* What you have to do *
Go through the data below and return each line where the string "raked" occurs.

* Records supplied *
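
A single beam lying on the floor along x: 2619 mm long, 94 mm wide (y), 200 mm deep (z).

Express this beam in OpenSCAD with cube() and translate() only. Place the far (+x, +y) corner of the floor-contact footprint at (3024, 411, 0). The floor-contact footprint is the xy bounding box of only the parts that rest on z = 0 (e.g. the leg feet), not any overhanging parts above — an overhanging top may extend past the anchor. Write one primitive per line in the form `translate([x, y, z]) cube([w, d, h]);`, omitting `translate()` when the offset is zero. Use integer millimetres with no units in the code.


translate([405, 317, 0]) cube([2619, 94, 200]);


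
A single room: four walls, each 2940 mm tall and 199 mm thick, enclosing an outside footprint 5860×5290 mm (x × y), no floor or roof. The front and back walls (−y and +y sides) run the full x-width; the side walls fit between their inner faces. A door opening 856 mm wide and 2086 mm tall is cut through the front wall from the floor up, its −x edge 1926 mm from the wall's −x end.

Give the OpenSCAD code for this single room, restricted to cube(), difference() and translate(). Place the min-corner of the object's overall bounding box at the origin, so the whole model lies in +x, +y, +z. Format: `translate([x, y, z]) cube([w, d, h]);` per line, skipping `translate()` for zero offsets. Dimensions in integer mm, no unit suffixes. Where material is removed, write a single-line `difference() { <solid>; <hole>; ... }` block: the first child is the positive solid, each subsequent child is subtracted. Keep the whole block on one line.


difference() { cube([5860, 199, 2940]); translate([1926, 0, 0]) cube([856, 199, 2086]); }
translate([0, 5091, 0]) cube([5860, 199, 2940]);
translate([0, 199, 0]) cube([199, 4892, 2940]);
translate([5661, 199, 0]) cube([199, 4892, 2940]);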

* * *

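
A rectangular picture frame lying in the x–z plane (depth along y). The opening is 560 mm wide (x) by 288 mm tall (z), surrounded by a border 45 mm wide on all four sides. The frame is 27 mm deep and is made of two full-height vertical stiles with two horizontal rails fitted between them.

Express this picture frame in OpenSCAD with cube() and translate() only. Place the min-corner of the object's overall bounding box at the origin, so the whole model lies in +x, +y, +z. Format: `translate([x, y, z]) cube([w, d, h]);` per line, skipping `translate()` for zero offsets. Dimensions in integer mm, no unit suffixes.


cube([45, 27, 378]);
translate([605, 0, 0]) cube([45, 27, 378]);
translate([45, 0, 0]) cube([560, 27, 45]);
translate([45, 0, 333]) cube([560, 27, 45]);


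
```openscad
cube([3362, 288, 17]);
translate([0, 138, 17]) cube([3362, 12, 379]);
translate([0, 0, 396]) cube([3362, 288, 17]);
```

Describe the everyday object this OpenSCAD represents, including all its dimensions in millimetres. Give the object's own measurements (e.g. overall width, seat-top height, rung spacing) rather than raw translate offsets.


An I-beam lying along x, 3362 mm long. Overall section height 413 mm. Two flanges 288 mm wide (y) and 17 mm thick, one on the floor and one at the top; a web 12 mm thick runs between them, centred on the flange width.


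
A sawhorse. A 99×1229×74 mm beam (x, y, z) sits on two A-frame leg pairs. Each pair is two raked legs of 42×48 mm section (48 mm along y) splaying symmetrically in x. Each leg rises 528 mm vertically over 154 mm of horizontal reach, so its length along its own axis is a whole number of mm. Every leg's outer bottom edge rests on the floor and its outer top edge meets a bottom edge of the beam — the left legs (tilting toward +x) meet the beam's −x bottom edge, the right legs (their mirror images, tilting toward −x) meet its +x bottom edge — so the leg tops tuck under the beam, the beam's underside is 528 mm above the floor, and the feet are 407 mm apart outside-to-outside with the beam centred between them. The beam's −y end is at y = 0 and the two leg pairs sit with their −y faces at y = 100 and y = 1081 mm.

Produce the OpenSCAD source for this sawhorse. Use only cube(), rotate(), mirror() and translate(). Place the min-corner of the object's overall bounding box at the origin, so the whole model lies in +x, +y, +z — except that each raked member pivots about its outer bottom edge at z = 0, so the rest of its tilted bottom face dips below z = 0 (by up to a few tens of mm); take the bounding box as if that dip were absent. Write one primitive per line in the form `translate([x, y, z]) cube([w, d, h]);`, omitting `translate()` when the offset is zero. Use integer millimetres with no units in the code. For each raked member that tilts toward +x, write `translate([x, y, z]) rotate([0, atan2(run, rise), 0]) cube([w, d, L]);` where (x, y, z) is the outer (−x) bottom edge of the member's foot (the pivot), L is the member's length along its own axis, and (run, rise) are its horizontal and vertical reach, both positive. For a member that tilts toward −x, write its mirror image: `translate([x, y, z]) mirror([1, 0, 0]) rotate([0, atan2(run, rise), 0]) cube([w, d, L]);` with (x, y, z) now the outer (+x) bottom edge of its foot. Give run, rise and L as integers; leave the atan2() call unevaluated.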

* Answer section *
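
A sawhorse. A 99×1229×74 mm beam (x, y, z) sits on two A-frame leg pairs. Each pair is two raked legs of 42×48 mm section (48 mm along y) splaying symmetrically in x. Each leg rises 528 mm vertically over 154 mm of horizontal reach, so its length along its own axis is a whole number of mm. Every leg's outer bottom edge rests on the floor and its outer top edge meets a bottom edge of the beam — the left legs (tilting toward +x) meet the beam's −x bottom edge, the right legs (their mirror images, tilting toward −x) meet its +x bottom edge — so the leg tops tuck under the beam, the beam's underside is 528 mm above the floor, and the feet are 407 mm apart outside-to-outside with the beam centred between them. The beam's −y end is at y = 0 and the two leg pairs sit with their −y faces at y = 100 and y = 1081 mm.
Produce the OpenSCAD source for this sawhorse. Use only cube(), rotate(), mirror() and translate(). Place the min-corner of the object's overall bounding box at the origin, so the whole model lies in +x, +y, +z — except that each raked member pivots about its outer bottom edge at z = 0, so the rest of its tilted bottom face dips below z = 0 (by up to a few tens of mm); take the bounding box as if that dip were absent. Write one primitive per line in the form `translate([x, y, z]) cube([w, d, h]);`, omitting `translate()` when the offset is zero. Use integer millimetres with no units in the code. For each raked member that tilts toward +x, write `translate([x, y, z]) rotate([0, atan2(run, rise), 0]) cube([w, d, L]);` where (x, y, z) is the outer (−x) bottom edge of the member's foot (the pivot), L is the member's length along its own axis, and (run, rise) are its horizontal and vertical reach, both positive. For a member that tilts toward −x, write its mirror image: `translate([x, y, z]) mirror([1, 0, 0]) rotate([0, atan2(run, rise), 0]) cube([w, d, L]);` with (x, y, z) now the outer (+x) bottom edge of its foot. Give run, rise and L as integers; leave the atan2() call unevaluated.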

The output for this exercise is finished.